Return each line in the records below that includes "assignments".
Top of LISTED RECORDS
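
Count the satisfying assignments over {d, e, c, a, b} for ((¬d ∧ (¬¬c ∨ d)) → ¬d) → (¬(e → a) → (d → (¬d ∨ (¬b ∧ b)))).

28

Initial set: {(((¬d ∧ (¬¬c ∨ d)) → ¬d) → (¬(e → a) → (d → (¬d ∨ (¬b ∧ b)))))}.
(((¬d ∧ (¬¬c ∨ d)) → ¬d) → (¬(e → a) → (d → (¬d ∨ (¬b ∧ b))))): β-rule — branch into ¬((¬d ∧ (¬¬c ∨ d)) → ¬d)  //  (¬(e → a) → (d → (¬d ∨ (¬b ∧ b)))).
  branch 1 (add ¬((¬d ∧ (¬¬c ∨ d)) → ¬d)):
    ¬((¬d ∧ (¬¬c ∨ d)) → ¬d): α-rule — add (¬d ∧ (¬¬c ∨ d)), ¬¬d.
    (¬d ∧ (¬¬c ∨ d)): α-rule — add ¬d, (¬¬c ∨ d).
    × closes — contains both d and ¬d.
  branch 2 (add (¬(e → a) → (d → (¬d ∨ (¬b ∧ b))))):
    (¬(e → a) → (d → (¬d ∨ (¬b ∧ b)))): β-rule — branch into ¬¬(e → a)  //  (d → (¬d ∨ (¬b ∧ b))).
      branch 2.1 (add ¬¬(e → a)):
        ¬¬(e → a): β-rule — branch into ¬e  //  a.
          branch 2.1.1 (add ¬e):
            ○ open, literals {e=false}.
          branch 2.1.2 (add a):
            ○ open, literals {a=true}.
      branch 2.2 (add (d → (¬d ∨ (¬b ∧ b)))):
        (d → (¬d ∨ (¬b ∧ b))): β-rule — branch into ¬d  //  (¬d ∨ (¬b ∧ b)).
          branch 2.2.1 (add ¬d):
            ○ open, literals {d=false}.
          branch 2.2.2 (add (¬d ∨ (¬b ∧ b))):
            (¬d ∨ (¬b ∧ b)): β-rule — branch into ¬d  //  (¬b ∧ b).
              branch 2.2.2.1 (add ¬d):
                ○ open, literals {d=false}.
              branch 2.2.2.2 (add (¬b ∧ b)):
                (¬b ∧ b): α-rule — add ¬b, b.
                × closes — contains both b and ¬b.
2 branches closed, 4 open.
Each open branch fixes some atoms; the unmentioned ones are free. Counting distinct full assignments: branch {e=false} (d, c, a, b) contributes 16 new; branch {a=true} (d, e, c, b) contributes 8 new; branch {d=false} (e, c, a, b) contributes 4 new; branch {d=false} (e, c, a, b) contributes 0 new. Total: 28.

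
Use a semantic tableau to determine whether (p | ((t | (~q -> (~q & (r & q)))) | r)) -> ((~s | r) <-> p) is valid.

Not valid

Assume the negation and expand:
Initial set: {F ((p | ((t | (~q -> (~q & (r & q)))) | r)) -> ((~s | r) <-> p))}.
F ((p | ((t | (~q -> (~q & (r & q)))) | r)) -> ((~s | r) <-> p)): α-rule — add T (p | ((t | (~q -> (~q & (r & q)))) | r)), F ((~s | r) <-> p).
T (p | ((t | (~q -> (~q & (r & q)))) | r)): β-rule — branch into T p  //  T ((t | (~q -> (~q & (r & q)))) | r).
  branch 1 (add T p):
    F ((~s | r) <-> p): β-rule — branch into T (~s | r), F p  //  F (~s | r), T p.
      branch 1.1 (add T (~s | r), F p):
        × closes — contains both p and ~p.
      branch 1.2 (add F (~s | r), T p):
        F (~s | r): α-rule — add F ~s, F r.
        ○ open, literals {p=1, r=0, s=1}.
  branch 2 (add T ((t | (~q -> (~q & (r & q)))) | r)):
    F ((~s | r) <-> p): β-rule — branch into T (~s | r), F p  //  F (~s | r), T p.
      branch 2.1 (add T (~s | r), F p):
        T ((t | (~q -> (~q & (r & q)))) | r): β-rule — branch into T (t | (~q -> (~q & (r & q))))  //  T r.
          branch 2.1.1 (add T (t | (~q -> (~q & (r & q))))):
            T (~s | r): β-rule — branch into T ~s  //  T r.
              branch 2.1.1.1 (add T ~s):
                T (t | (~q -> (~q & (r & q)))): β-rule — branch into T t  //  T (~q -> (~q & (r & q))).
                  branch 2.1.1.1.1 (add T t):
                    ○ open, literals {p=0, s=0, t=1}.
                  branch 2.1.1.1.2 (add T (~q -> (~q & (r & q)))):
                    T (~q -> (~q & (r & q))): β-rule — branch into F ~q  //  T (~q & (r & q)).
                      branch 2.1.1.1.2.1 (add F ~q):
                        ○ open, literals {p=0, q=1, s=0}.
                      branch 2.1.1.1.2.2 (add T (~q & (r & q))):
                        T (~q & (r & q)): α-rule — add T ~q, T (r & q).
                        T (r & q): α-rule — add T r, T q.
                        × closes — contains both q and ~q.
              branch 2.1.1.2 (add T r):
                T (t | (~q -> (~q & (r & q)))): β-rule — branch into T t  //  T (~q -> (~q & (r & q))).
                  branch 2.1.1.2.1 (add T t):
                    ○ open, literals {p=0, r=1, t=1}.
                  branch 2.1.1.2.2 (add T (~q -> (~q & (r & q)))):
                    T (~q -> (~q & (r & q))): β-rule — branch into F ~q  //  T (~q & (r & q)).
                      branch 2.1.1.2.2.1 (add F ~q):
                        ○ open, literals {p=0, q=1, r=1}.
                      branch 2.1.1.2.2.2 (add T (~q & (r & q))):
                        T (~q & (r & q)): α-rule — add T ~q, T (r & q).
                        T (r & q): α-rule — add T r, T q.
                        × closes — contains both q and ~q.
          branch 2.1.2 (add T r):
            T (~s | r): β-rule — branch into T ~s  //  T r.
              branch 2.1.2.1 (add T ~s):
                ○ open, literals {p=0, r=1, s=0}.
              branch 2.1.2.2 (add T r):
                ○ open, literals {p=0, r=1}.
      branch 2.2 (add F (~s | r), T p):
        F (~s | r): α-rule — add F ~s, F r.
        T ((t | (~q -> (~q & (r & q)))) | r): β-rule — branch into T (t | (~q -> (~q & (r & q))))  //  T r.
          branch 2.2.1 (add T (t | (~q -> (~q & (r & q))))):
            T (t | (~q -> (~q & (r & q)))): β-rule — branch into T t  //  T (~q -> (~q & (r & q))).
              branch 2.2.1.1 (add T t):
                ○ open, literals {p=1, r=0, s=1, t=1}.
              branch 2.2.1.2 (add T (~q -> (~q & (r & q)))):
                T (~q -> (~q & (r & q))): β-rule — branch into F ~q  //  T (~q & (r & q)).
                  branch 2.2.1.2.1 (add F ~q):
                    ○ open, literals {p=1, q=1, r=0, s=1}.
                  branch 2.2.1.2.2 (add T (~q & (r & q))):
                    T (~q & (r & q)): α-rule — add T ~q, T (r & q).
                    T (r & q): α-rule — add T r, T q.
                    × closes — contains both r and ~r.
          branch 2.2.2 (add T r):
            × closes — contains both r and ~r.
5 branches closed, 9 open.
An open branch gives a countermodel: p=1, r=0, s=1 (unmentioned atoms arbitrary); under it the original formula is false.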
Bottom of LISTED RECORDS
ANSWER AREA:
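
Count the satisfying assignments over {d, e, c, a, b} for ((¬d ∧ (¬¬c ∨ d)) → ¬d) → (¬(e → a) → (d → (¬d ∨ (¬b ∧ b)))).
Each open branch fixes some atoms; the unmentioned ones are free. Counting distinct full assignments: branch {e=false} (d, c, a, b) contributes 16 new; branch {a=true} (d, e, c, b) contributes 8 new; branch {d=false} (e, c, a, b) contributes 4 new; branch {d=false} (e, c, a, b) contributes 0 new. Total: 28.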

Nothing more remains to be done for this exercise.